[Working data — start]

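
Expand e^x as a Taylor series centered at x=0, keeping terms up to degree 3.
x^3/6 + x^2/2 + x + 1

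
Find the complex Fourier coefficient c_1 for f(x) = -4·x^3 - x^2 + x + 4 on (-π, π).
Compute the real Fourier coefficients first: a_1 = 4, b_1 = 50 - 8·π^2.
Then c_1 = (a_1 − i·b_1)/2 = 2 - 25·i + 4·i·π^2.

Final answer: 2 - 25·i + 4·i·π^2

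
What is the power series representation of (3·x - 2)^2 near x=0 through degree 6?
9·x^2 - 12·x + 4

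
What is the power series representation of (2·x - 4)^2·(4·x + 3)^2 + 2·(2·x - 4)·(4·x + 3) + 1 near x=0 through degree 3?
-160·x^3 - 76·x^2 + 220·x + 121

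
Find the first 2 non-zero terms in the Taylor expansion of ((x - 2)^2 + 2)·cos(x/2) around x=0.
6 - 4·x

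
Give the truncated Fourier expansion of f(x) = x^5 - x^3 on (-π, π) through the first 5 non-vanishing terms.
(-42·π^2 + 2·π^4 + 252)·sin(x) + (-π^4 - 9 + 6·π^2)·sin(2·x) + (-58·π^2/27 + 116/81 + 2·π^4/3)·sin(3·x) + (-π^4/2 - 27/64 + 9·π^2/8)·sin(4·x) + (-18·π^2/25 + 108/625 + 2·π^4/5)·sin(5·x)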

[Working data — finish]

» Instructions for the task
Repeat the data. Leave nothing out and change nothing.

» Result for this task
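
Expand e^x as a Taylor series centered at x=0, keeping terms up to degree 3.
x^3/6 + x^2/2 + x + 1

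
Find the complex Fourier coefficient c_1 for f(x) = -4·x^3 - x^2 + x + 4 on (-π, π).
Compute the real Fourier coefficients first: a_1 = 4, b_1 = 50 - 8·π^2.
Then c_1 = (a_1 − i·b_1)/2 = 2 - 25·i + 4·i·π^2.

Final answer: 2 - 25·i + 4·i·π^2

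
What is the power series representation of (3·x - 2)^2 near x=0 through degree 6?
9·x^2 - 12·x + 4

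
What is the power series representation of (2·x - 4)^2·(4·x + 3)^2 + 2·(2·x - 4)·(4·x + 3) + 1 near x=0 through degree 3?
-160·x^3 - 76·x^2 + 220·x + 121

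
Find the first 2 non-zero terms in the Taylor expansion of ((x - 2)^2 + 2)·cos(x/2) around x=0.
6 - 4·x

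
Give the truncated Fourier expansion of f(x) = x^5 - x^3 on (-π, π) through the first 5 non-vanishing terms.
(-42·π^2 + 2·π^4 + 252)·sin(x) + (-π^4 - 9 + 6·π^2)·sin(2·x) + (-58·π^2/27 + 116/81 + 2·π^4/3)·sin(3·x) + (-π^4/2 - 27/64 + 9·π^2/8)·sin(4·x) + (-18·π^2/25 + 108/625 + 2·π^4/5)·sin(5·x)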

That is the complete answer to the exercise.